(Stored dataset items)

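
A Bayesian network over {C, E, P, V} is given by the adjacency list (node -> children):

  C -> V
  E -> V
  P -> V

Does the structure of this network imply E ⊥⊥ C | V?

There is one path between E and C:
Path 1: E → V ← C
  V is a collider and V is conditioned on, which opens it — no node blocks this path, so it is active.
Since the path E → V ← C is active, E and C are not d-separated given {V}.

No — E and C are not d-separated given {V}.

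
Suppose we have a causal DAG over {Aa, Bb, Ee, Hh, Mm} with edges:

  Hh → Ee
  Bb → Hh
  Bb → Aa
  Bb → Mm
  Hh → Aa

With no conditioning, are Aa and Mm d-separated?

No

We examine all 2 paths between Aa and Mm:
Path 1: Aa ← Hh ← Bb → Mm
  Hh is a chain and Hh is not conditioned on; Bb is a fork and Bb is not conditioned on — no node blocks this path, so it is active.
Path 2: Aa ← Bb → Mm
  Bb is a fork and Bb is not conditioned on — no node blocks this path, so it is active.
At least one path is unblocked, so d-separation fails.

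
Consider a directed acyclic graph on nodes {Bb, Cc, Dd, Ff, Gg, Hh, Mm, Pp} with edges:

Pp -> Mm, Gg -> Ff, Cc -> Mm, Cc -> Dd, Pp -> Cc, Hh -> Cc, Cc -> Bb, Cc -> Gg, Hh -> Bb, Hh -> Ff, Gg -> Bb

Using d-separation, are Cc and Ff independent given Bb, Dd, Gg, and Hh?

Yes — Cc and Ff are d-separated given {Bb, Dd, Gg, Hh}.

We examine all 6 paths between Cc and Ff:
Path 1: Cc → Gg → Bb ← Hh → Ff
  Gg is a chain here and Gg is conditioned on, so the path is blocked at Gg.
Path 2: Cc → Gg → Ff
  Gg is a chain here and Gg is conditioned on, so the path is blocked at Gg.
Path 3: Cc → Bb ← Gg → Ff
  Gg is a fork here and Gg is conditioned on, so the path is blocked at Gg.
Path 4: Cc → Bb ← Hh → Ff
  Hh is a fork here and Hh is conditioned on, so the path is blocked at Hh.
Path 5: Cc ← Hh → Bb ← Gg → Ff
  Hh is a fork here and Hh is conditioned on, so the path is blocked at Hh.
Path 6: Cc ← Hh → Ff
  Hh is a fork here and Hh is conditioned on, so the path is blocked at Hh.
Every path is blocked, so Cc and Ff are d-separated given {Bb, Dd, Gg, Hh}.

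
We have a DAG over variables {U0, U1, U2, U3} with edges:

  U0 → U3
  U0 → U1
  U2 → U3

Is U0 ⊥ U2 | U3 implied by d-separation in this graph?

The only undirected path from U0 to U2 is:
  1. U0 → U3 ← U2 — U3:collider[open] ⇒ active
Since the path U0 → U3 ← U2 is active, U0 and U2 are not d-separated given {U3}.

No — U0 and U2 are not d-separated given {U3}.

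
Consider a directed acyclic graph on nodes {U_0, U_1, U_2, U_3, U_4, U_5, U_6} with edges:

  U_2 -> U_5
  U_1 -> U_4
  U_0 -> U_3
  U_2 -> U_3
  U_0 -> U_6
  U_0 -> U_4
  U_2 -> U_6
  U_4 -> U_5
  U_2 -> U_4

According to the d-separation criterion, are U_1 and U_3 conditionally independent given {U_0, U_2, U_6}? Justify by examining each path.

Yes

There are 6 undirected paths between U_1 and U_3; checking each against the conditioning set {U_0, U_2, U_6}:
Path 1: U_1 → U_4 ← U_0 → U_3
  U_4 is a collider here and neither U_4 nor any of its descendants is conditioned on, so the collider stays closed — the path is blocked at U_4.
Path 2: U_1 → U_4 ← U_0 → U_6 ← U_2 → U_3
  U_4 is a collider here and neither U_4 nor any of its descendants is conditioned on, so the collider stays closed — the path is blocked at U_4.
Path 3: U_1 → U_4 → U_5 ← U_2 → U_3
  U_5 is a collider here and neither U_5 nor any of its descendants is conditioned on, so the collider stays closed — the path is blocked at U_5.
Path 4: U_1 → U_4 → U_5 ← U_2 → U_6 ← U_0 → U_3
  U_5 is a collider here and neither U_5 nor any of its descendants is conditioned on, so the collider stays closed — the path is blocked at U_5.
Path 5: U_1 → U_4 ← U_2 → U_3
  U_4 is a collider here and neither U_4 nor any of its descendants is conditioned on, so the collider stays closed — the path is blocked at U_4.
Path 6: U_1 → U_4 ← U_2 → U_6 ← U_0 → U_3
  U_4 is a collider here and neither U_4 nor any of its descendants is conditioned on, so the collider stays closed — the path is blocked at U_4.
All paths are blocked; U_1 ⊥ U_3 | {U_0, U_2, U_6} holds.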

==

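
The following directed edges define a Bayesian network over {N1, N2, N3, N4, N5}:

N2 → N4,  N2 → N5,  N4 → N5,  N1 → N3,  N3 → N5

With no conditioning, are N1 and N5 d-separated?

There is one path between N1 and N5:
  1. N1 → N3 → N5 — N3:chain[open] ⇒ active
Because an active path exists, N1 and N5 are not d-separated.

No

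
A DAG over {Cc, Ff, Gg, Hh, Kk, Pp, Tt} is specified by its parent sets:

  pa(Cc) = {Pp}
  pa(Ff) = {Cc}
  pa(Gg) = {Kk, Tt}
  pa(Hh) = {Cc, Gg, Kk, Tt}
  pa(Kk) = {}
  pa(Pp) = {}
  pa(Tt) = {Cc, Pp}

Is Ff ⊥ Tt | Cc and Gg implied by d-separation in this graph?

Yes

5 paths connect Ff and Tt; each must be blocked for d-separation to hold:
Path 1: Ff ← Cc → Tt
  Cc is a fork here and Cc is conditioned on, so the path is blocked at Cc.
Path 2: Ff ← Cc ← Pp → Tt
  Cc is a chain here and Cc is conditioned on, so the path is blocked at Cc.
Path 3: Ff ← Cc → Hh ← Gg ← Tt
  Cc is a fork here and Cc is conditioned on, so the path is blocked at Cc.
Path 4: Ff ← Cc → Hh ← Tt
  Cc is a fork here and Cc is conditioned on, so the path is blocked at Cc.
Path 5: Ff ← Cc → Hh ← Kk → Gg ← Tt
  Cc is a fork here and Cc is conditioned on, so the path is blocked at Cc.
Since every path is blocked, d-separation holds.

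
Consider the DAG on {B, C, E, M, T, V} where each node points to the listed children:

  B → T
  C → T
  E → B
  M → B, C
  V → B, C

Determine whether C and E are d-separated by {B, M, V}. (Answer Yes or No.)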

What you are asked to do: When you reach the line containing "Consider the DAG" in the data above, start copying exactly, and stop after the line containing "Determine whether C".

Exercise solution:
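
Consider the DAG on {B, C, E, M, T, V} where each node points to the listed children:

  B → T
  C → T
  E → B
  M → B, C
  V → B, C

Determine whether C and E are d-separated by {B, M, V}. (Answer Yes or No.)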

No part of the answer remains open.